- WHAT YOU NEED TO DO: Transcribe every record below word for word.
··· INPUT MATERIAL
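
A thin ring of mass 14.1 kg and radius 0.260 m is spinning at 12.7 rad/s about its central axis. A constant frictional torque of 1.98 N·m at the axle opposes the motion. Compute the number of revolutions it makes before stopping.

≈ 6.18 revolutions

I = MR² = (14.1)(0.260)² = 0.9532 kg·m².
The net torque has magnitude 1.98 N·m, opposing ω.
|α| = τ/I = 1.980/0.9532 = 2.077 rad/s² (deceleration).
ω² = ω₀² − 2|α|θ with ω = 0 ⇒ θ = ω₀²/(2|α|) = 38.82 rad = 6.179 rev.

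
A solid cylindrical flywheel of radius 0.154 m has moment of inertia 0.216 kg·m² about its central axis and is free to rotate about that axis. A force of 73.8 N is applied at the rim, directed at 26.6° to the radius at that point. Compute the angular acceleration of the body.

α ≈ 23.6 rad/s²

Only the tangential component produces torque: τ = F R sinθ = (73.8)(0.154) sin 26.6° = 5.089 N·m.
From τ = Iα: α = 5.089/0.2160 = 23.56 rad/s².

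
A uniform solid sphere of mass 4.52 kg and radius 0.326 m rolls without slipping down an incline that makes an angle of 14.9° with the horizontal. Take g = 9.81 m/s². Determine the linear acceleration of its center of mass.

Translation along the incline: Mg sinθ − f = Ma.
Rotation about the center: fR = Iα with I = (2/5)MR². No-slip gives a = αR, so f = (I/R²)a = (2/5)M a.
Substituting: Mg sinθ = (1 + 0.4000)Ma, so a = g sinθ/(1 + 0.4000) = (9.81) sin 14.9° / 1.400 = 1.802 m/s².

a ≈ 1.80 m/s²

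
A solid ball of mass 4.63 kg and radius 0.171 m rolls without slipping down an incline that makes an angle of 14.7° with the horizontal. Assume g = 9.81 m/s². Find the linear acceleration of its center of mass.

Translation along the incline: Mg sinθ − f = Ma.
Rotation about the center: fR = Iα with I = (2/5)MR². No-slip gives a = αR, so f = (I/R²)a = (2/5)M a.
Substituting: Mg sinθ = (1 + 0.4000)Ma, so a = g sinθ/(1 + 0.4000) = (9.81) sin 14.7° / 1.400 = 1.778 m/s².

a ≈ 1.78 m/s²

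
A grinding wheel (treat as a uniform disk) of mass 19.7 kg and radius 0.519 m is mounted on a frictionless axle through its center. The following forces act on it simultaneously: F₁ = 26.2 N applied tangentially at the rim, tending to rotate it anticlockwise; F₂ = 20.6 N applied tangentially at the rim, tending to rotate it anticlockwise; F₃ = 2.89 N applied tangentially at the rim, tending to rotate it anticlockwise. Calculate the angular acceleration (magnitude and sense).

α ≈ 9.72 rad/s², anticlockwise

I = ½MR² = (1/2)(19.7)(0.519)² = 2.653 kg·m².
Taking anticlockwise as positive: τ₁ = +(26.2)(0.519) = +13.60 N·m; τ₂ = +(20.6)(0.519) = +10.69 N·m; τ₃ = +(2.89)(0.519) = +1.500 N·m.
Net torque τ = 25.79 N·m.
α = τ/I = 25.79/2.653 = 9.720 rad/s².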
······
- SOLUTION BELOW:
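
A thin ring of mass 14.1 kg and radius 0.260 m is spinning at 12.7 rad/s about its central axis. A constant frictional torque of 1.98 N·m at the axle opposes the motion. Compute the number of revolutions it makes before stopping.

≈ 6.18 revolutions

I = MR² = (14.1)(0.260)² = 0.9532 kg·m².
The net torque has magnitude 1.98 N·m, opposing ω.
|α| = τ/I = 1.980/0.9532 = 2.077 rad/s² (deceleration).
ω² = ω₀² − 2|α|θ with ω = 0 ⇒ θ = ω₀²/(2|α|) = 38.82 rad = 6.179 rev.

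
A solid cylindrical flywheel of radius 0.154 m has moment of inertia 0.216 kg·m² about its central axis and is free to rotate about that axis. A force of 73.8 N is applied at the rim, directed at 26.6° to the radius at that point. Compute the angular acceleration of the body.

α ≈ 23.6 rad/s²

Only the tangential component produces torque: τ = F R sinθ = (73.8)(0.154) sin 26.6° = 5.089 N·m.
From τ = Iα: α = 5.089/0.2160 = 23.56 rad/s².

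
A uniform solid sphere of mass 4.52 kg and radius 0.326 m rolls without slipping down an incline that makes an angle of 14.9° with the horizontal. Take g = 9.81 m/s². Determine the linear acceleration of its center of mass.

Translation along the incline: Mg sinθ − f = Ma.
Rotation about the center: fR = Iα with I = (2/5)MR². No-slip gives a = αR, so f = (I/R²)a = (2/5)M a.
Substituting: Mg sinθ = (1 + 0.4000)Ma, so a = g sinθ/(1 + 0.4000) = (9.81) sin 14.9° / 1.400 = 1.802 m/s².

a ≈ 1.80 m/s²

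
A solid ball of mass 4.63 kg and radius 0.171 m rolls without slipping down an incline that makes an angle of 14.7° with the horizontal. Assume g = 9.81 m/s². Find the linear acceleration of its center of mass.

Translation along the incline: Mg sinθ − f = Ma.
Rotation about the center: fR = Iα with I = (2/5)MR². No-slip gives a = αR, so f = (I/R²)a = (2/5)M a.
Substituting: Mg sinθ = (1 + 0.4000)Ma, so a = g sinθ/(1 + 0.4000) = (9.81) sin 14.7° / 1.400 = 1.778 m/s².

a ≈ 1.78 m/s²

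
A grinding wheel (treat as a uniform disk) of mass 19.7 kg and radius 0.519 m is mounted on a frictionless axle through its center. The following forces act on it simultaneously: F₁ = 26.2 N applied tangentially at the rim, tending to rotate it anticlockwise; F₂ = 20.6 N applied tangentially at the rim, tending to rotate it anticlockwise; F₃ = 2.89 N applied tangentially at the rim, tending to rotate it anticlockwise. Calculate the angular acceleration (magnitude and sense).

α ≈ 9.72 rad/s², anticlockwise

I = ½MR² = (1/2)(19.7)(0.519)² = 2.653 kg·m².
Taking anticlockwise as positive: τ₁ = +(26.2)(0.519) = +13.60 N·m; τ₂ = +(20.6)(0.519) = +10.69 N·m; τ₃ = +(2.89)(0.519) = +1.500 N·m.
Net torque τ = 25.79 N·m.
α = τ/I = 25.79/2.653 = 9.720 rad/s².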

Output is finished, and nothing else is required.